Collected data entries:

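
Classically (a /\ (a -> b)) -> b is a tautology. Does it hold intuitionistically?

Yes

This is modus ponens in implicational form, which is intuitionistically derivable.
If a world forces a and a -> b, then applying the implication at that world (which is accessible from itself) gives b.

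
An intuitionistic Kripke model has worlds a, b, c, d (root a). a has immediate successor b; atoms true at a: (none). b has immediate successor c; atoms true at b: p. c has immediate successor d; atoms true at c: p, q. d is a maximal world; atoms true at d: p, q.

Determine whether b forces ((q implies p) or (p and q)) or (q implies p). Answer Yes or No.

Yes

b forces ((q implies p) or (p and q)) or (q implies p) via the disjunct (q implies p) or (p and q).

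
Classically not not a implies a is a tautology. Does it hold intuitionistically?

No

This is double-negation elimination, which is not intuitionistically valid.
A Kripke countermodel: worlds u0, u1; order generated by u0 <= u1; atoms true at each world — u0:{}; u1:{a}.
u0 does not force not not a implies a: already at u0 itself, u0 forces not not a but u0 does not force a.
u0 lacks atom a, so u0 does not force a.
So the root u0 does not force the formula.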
--
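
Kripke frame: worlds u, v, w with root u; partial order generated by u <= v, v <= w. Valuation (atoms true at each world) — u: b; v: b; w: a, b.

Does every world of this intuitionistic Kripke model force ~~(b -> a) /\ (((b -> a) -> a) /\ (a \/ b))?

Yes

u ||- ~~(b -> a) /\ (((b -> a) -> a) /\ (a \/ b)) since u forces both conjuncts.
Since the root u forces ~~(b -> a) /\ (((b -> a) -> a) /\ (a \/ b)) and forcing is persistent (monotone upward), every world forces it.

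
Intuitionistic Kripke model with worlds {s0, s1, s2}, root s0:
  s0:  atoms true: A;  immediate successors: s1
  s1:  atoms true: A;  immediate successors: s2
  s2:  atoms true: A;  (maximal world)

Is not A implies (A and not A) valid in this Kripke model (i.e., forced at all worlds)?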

> _Directions_: Copy out the lines above exactly, beginning at the one that contains "immediate successors: s1" and ending at the one that contains "Is not A implies".

> _Solved problem_:
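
  s0:  atoms true: A;  immediate successors: s1
  s1:  atoms true: A;  immediate successors: s2
  s2:  atoms true: A;  (maximal world)

Is not A implies (A and not A) valid in this Kripke model (i.e., forced at all worlds)?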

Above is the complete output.